GOAL OF THE EXERCISE: Transcribe every record in full, keeping it exactly the same.

DATASET RECORDS:
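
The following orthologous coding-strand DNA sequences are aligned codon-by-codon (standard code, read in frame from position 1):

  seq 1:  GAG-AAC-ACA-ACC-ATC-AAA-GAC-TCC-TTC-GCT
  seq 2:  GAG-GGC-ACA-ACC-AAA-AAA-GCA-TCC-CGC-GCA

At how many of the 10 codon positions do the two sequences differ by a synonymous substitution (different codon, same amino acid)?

1

Codon 1: GAG Glu / GAG Glu — identical.
Codon 2: AAC Asn / GGC Gly — nonsynonymous.
Codon 3: ACA Thr / ACA Thr — identical.
Codon 4: ACC Thr / ACC Thr — identical.
Codon 5: ATC Ile / AAA Lys — nonsynonymous.
Codon 6: AAA Lys / AAA Lys — identical.
Codon 7: GAC Asp / GCA Ala — nonsynonymous.
Codon 8: TCC Ser / TCC Ser — identical.
Codon 9: TTC Phe / CGC Arg — nonsynonymous.
Codon 10: GCT Ala / GCA Ala — synonymous.
Synonymous differences: 1.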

OUTPUT BELOW:
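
The following orthologous coding-strand DNA sequences are aligned codon-by-codon (standard code, read in frame from position 1):

  seq 1:  GAG-AAC-ACA-ACC-ATC-AAA-GAC-TCC-TTC-GCT
  seq 2:  GAG-GGC-ACA-ACC-AAA-AAA-GCA-TCC-CGC-GCA

At how many of the 10 codon positions do the two sequences differ by a synonymous substitution (different codon, same amino acid)?

1

Codon 1: GAG Glu / GAG Glu — identical.
Codon 2: AAC Asn / GGC Gly — nonsynonymous.
Codon 3: ACA Thr / ACA Thr — identical.
Codon 4: ACC Thr / ACC Thr — identical.
Codon 5: ATC Ile / AAA Lys — nonsynonymous.
Codon 6: AAA Lys / AAA Lys — identical.
Codon 7: GAC Asp / GCA Ala — nonsynonymous.
Codon 8: TCC Ser / TCC Ser — identical.
Codon 9: TTC Phe / CGC Arg — nonsynonymous.
Codon 10: GCT Ala / GCA Ala — synonymous.
Synonymous differences: 1.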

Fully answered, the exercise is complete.